- YOUR GOAL: Exactly as written, give again the line with "Octal 71671 → decimal?" and all subsequent lines through the end of the records.

-- EXERCISE INPUT follows --

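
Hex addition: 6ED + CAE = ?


Align and add column by column (LSB to MSB, each column mod 16 with carry):
  06ED
+ 0CAE
  ----
  col 0: D(13) + E(14) + 0 (carry in) = 27 → B(11), carry out 1
  col 1: E(14) + A(10) + 1 (carry in) = 25 → 9(9), carry out 1
  col 2: 6(6) + C(12) + 1 (carry in) = 19 → 3(3), carry out 1
  col 3: 0(0) + 0(0) + 1 (carry in) = 1 → 1(1), carry out 0
Reading digits MSB→LSB: 139B
Strip leading zeros: 139B
= 0x139B


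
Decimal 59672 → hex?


Divide by 16 repeatedly:
59672 ÷ 16 = 3729 remainder 8 (8)
3729 ÷ 16 = 233 remainder 1 (1)
233 ÷ 16 = 14 remainder 9 (9)
14 ÷ 16 = 0 remainder 14 (E)
Reading remainders bottom-up:
= 0xE918


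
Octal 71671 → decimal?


Positional values:
Position 0: 1 × 8^0 = 1
Position 1: 7 × 8^1 = 56
Position 2: 6 × 8^2 = 384
Position 3: 1 × 8^3 = 512
Position 4: 7 × 8^4 = 28672
Sum = 1 + 56 + 384 + 512 + 28672
= 29625


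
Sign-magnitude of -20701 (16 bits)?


Sign bit: 1 (negative)
Magnitude: 20701 = 101000011011101
= 1101000011011101


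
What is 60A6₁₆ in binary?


Each hex digit → 4 binary bits:
  6 = 0110
  0 = 0000
  A = 1010
  6 = 0110
Concatenate: 0110 0000 1010 0110
= 0110000010100110


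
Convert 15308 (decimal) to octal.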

-- EXERCISE INPUT concluded --

- WRITTEN RESPONSE:
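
Octal 71671 → decimal?


Positional values:
Position 0: 1 × 8^0 = 1
Position 1: 7 × 8^1 = 56
Position 2: 6 × 8^2 = 384
Position 3: 1 × 8^3 = 512
Position 4: 7 × 8^4 = 28672
Sum = 1 + 56 + 384 + 512 + 28672
= 29625


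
Sign-magnitude of -20701 (16 bits)?


Sign bit: 1 (negative)
Magnitude: 20701 = 101000011011101
= 1101000011011101


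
What is 60A6₁₆ in binary?


Each hex digit → 4 binary bits:
  6 = 0110
  0 = 0000
  A = 1010
  6 = 0110
Concatenate: 0110 0000 1010 0110
= 0110000010100110


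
Convert 15308 (decimal) to octal.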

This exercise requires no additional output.